• [What needs to be done]:
The whole answer is the data below, retyped exactly.

---------- Data under study ----------

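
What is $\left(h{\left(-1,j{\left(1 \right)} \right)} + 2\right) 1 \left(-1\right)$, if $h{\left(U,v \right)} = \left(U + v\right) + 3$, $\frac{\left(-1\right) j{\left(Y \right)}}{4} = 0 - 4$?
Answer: $-20$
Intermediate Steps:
$j{\left(Y \right)} = 16$ ($j{\left(Y \right)} = - 4 \left(0 - 4\right) = \left(-4\right) \left(-4\right) = 16$)
$h{\left(U,v \right)} = 3 + U + v$
$\left(h{\left(-1,j{\left(1 \right)} \right)} + 2\right) 1 \left(-1\right) = \left(\left(3 - 1 + 16\right) + 2\right) 1 \left(-1\right) = \left(18 + 2\right) \left(-1\right) = 20 \left(-1\right) = -20$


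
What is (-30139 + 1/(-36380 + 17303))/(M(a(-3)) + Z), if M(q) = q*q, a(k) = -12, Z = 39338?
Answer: -287480852/376599057 ≈ -0.76336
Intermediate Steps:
M(q) = q²
(-30139 + 1/(-36380 + 17303))/(M(a(-3)) + Z) = (-30139 + 1/(-36380 + 17303))/((-12)² + 39338) = (-30139 + 1/(-19077))/(144 + 39338) = (-30139 - 1/19077)/39482 = -574961704/19077*1/39482 = -287480852/376599057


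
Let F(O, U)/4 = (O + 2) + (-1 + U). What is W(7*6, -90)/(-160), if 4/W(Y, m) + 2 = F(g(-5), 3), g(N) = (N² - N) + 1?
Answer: -1/5520 ≈ -0.00018116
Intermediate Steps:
g(N) = 1 + N² - N
F(O, U) = 4 + 4*O + 4*U (F(O, U) = 4*((O + 2) + (-1 + U)) = 4*((2 + O) + (-1 + U)) = 4*(1 + O + U) = 4 + 4*O + 4*U)
W(Y, m) = 2/69 (W(Y, m) = 4/(-2 + (4 + 4*(1 + (-5)² - 1*(-5)) + 4*3)) = 4/(-2 + (4 + 4*(1 + 25 + 5) + 12)) = 4/(-2 + (4 + 4*31 + 12)) = 4/(-2 + (4 + 124 + 12)) = 4/(-2 + 140) = 4/138 = 4*(1/138) = 2/69)
W(7*6, -90)/(-160) = (2/69)/(-160) = (2/69)*(-1/160) = -1/5520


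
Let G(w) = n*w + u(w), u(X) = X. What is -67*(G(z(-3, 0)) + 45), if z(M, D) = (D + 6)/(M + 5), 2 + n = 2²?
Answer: -3618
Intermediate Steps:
n = 2 (n = -2 + 2² = -2 + 4 = 2)
z(M, D) = (6 + D)/(5 + M)
G(w) = 3*w (G(w) = 2*w + w = 3*w)
-67*(G(z(-3, 0)) + 45) = -67*(3*((6 + 0)/(5 - 3)) + 45) = -67*(3*(6/2) + 45) = -67*(3*((½)*6) + 45) = -67*(3*3 + 45) = -67*(9 + 45) = -67*54 = -3618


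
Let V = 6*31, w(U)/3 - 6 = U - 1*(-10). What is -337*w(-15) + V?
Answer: -825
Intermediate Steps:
w(U) = 48 + 3*U (w(U) = 18 + 3*(U - 1*(-10)) = 18 + 3*(U + 10) = 18 + 3*(10 + U) = 18 + (30 + 3*U) = 48 + 3*U)
V = 186
-337*w(-15) + V = -337*(48 + 3*(-15)) + 186 = -337*(48 - 45) + 186 = -337*3 + 186 = -1011 + 186 = -825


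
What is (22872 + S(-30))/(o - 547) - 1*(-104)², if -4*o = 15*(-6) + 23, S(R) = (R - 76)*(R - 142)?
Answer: -3300736/303 ≈ -10894.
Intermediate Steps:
S(R) = (-142 + R)*(-76 + R) (S(R) = (-76 + R)*(-142 + R) = (-142 + R)*(-76 + R))
o = 67/4 (o = -(15*(-6) + 23)/4 = -(-90 + 23)/4 = -¼*(-67) = 67/4 ≈ 16.750)
(22872 + S(-30))/(o - 547) - 1*(-104)² = (22872 + (10792 + (-30)² - 218*(-30)))/(67/4 - 547) - 1*(-104)² = (22872 + (10792 + 900 + 6540))/(-2121/4) - 1*10816 = (22872 + 18232)*(-4/2121) - 10816 = 41104*(-4/2121) - 10816 = -23488/303 - 10816 = -3300736/303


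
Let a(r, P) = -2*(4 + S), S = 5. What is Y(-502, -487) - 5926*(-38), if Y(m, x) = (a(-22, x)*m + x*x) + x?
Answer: 470906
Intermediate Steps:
a(r, P) = -18 (a(r, P) = -2*(4 + 5) = -2*9 = -18)
Y(m, x) = x + x² - 18*m (Y(m, x) = (-18*m + x*x) + x = (-18*m + x²) + x = (x² - 18*m) + x = x + x² - 18*m)
Y(-502, -487) - 5926*(-38) = (-487 + (-487)² - 18*(-502)) - 5926*(-38) = (-487 + 237169 + 9036) - 1*(-225188) = 245718 + 225188 = 470906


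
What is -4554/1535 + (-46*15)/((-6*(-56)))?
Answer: -431549/85960 ≈ -5.0203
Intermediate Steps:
-4554/1535 + (-46*15)/((-6*(-56))) = -4554*1/1535 - 690/336 = -4554/1535 - 690*1/336 = -4554/1535 - 115/56 = -431549/85960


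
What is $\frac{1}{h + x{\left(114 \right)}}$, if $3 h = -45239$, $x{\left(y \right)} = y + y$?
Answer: $- \frac{3}{44555} \approx -6.7333 \cdot 10^{-5}$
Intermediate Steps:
$x{\left(y \right)} = 2 y$
$h = - \frac{45239}{3}$ ($h = \frac{1}{3} \left(-45239\right) = - \frac{45239}{3} \approx -15080.0$)
$\frac{1}{h + x{\left(114 \right)}} = \frac{1}{- \frac{45239}{3} + 2 \cdot 114} = \frac{1}{- \frac{45239}{3} + 228} = \frac{1}{- \frac{44555}{3}} = - \frac{3}{44555}$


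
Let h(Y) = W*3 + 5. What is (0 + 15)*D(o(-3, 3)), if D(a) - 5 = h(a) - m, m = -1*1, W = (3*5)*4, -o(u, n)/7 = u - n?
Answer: 2865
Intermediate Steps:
o(u, n) = -7*u + 7*n (o(u, n) = -7*(u - n) = -7*u + 7*n)
W = 60 (W = 15*4 = 60)
m = -1
h(Y) = 185 (h(Y) = 60*3 + 5 = 180 + 5 = 185)
D(a) = 191 (D(a) = 5 + (185 - 1*(-1)) = 5 + (185 + 1) = 5 + 186 = 191)
(0 + 15)*D(o(-3, 3)) = (0 + 15)*191 = 15*191 = 2865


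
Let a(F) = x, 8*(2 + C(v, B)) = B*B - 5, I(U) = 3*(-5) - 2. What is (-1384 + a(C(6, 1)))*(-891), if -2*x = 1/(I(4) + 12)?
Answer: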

----------

• [Solution for this exercise]:
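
What is $\left(h{\left(-1,j{\left(1 \right)} \right)} + 2\right) 1 \left(-1\right)$, if $h{\left(U,v \right)} = \left(U + v\right) + 3$, $\frac{\left(-1\right) j{\left(Y \right)}}{4} = 0 - 4$?
Answer: $-20$
Intermediate Steps:
$j{\left(Y \right)} = 16$ ($j{\left(Y \right)} = - 4 \left(0 - 4\right) = \left(-4\right) \left(-4\right) = 16$)
$h{\left(U,v \right)} = 3 + U + v$
$\left(h{\left(-1,j{\left(1 \right)} \right)} + 2\right) 1 \left(-1\right) = \left(\left(3 - 1 + 16\right) + 2\right) 1 \left(-1\right) = \left(18 + 2\right) \left(-1\right) = 20 \left(-1\right) = -20$


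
What is (-30139 + 1/(-36380 + 17303))/(M(a(-3)) + Z), if M(q) = q*q, a(k) = -12, Z = 39338?
Answer: -287480852/376599057 ≈ -0.76336
Intermediate Steps:
M(q) = q²
(-30139 + 1/(-36380 + 17303))/(M(a(-3)) + Z) = (-30139 + 1/(-36380 + 17303))/((-12)² + 39338) = (-30139 + 1/(-19077))/(144 + 39338) = (-30139 - 1/19077)/39482 = -574961704/19077*1/39482 = -287480852/376599057


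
Let F(O, U)/4 = (O + 2) + (-1 + U). What is W(7*6, -90)/(-160), if 4/W(Y, m) + 2 = F(g(-5), 3), g(N) = (N² - N) + 1?
Answer: -1/5520 ≈ -0.00018116
Intermediate Steps:
g(N) = 1 + N² - N
F(O, U) = 4 + 4*O + 4*U (F(O, U) = 4*((O + 2) + (-1 + U)) = 4*((2 + O) + (-1 + U)) = 4*(1 + O + U) = 4 + 4*O + 4*U)
W(Y, m) = 2/69 (W(Y, m) = 4/(-2 + (4 + 4*(1 + (-5)² - 1*(-5)) + 4*3)) = 4/(-2 + (4 + 4*(1 + 25 + 5) + 12)) = 4/(-2 + (4 + 4*31 + 12)) = 4/(-2 + (4 + 124 + 12)) = 4/(-2 + 140) = 4/138 = 4*(1/138) = 2/69)
W(7*6, -90)/(-160) = (2/69)/(-160) = (2/69)*(-1/160) = -1/5520


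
Let G(w) = n*w + u(w), u(X) = X. What is -67*(G(z(-3, 0)) + 45), if z(M, D) = (D + 6)/(M + 5), 2 + n = 2²?
Answer: -3618
Intermediate Steps:
n = 2 (n = -2 + 2² = -2 + 4 = 2)
z(M, D) = (6 + D)/(5 + M)
G(w) = 3*w (G(w) = 2*w + w = 3*w)
-67*(G(z(-3, 0)) + 45) = -67*(3*((6 + 0)/(5 - 3)) + 45) = -67*(3*(6/2) + 45) = -67*(3*((½)*6) + 45) = -67*(3*3 + 45) = -67*(9 + 45) = -67*54 = -3618


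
Let V = 6*31, w(U)/3 - 6 = U - 1*(-10). What is -337*w(-15) + V?
Answer: -825
Intermediate Steps:
w(U) = 48 + 3*U (w(U) = 18 + 3*(U - 1*(-10)) = 18 + 3*(U + 10) = 18 + 3*(10 + U) = 18 + (30 + 3*U) = 48 + 3*U)
V = 186
-337*w(-15) + V = -337*(48 + 3*(-15)) + 186 = -337*(48 - 45) + 186 = -337*3 + 186 = -1011 + 186 = -825


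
What is (22872 + S(-30))/(o - 547) - 1*(-104)², if -4*o = 15*(-6) + 23, S(R) = (R - 76)*(R - 142)?
Answer: -3300736/303 ≈ -10894.
Intermediate Steps:
S(R) = (-142 + R)*(-76 + R) (S(R) = (-76 + R)*(-142 + R) = (-142 + R)*(-76 + R))
o = 67/4 (o = -(15*(-6) + 23)/4 = -(-90 + 23)/4 = -¼*(-67) = 67/4 ≈ 16.750)
(22872 + S(-30))/(o - 547) - 1*(-104)² = (22872 + (10792 + (-30)² - 218*(-30)))/(67/4 - 547) - 1*(-104)² = (22872 + (10792 + 900 + 6540))/(-2121/4) - 1*10816 = (22872 + 18232)*(-4/2121) - 10816 = 41104*(-4/2121) - 10816 = -23488/303 - 10816 = -3300736/303


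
Let a(r, P) = -2*(4 + S), S = 5. What is Y(-502, -487) - 5926*(-38), if Y(m, x) = (a(-22, x)*m + x*x) + x?
Answer: 470906
Intermediate Steps:
a(r, P) = -18 (a(r, P) = -2*(4 + 5) = -2*9 = -18)
Y(m, x) = x + x² - 18*m (Y(m, x) = (-18*m + x*x) + x = (-18*m + x²) + x = (x² - 18*m) + x = x + x² - 18*m)
Y(-502, -487) - 5926*(-38) = (-487 + (-487)² - 18*(-502)) - 5926*(-38) = (-487 + 237169 + 9036) - 1*(-225188) = 245718 + 225188 = 470906


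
What is -4554/1535 + (-46*15)/((-6*(-56)))?
Answer: -431549/85960 ≈ -5.0203
Intermediate Steps:
-4554/1535 + (-46*15)/((-6*(-56))) = -4554*1/1535 - 690/336 = -4554/1535 - 690*1/336 = -4554/1535 - 115/56 = -431549/85960


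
What is $\frac{1}{h + x{\left(114 \right)}}$, if $3 h = -45239$, $x{\left(y \right)} = y + y$?
Answer: $- \frac{3}{44555} \approx -6.7333 \cdot 10^{-5}$
Intermediate Steps:
$x{\left(y \right)} = 2 y$
$h = - \frac{45239}{3}$ ($h = \frac{1}{3} \left(-45239\right) = - \frac{45239}{3} \approx -15080.0$)
$\frac{1}{h + x{\left(114 \right)}} = \frac{1}{- \frac{45239}{3} + 2 \cdot 114} = \frac{1}{- \frac{45239}{3} + 228} = \frac{1}{- \frac{44555}{3}} = - \frac{3}{44555}$


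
Let h(Y) = W*3 + 5. What is (0 + 15)*D(o(-3, 3)), if D(a) - 5 = h(a) - m, m = -1*1, W = (3*5)*4, -o(u, n)/7 = u - n?
Answer: 2865
Intermediate Steps:
o(u, n) = -7*u + 7*n (o(u, n) = -7*(u - n) = -7*u + 7*n)
W = 60 (W = 15*4 = 60)
m = -1
h(Y) = 185 (h(Y) = 60*3 + 5 = 180 + 5 = 185)
D(a) = 191 (D(a) = 5 + (185 - 1*(-1)) = 5 + (185 + 1) = 5 + 186 = 191)
(0 + 15)*D(o(-3, 3)) = (0 + 15)*191 = 15*191 = 2865


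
Let a(F) = x, 8*(2 + C(v, B)) = B*B - 5, I(U) = 3*(-5) - 2. What is (-1384 + a(C(6, 1)))*(-891), if -2*x = 1/(I(4) + 12)?
Answer: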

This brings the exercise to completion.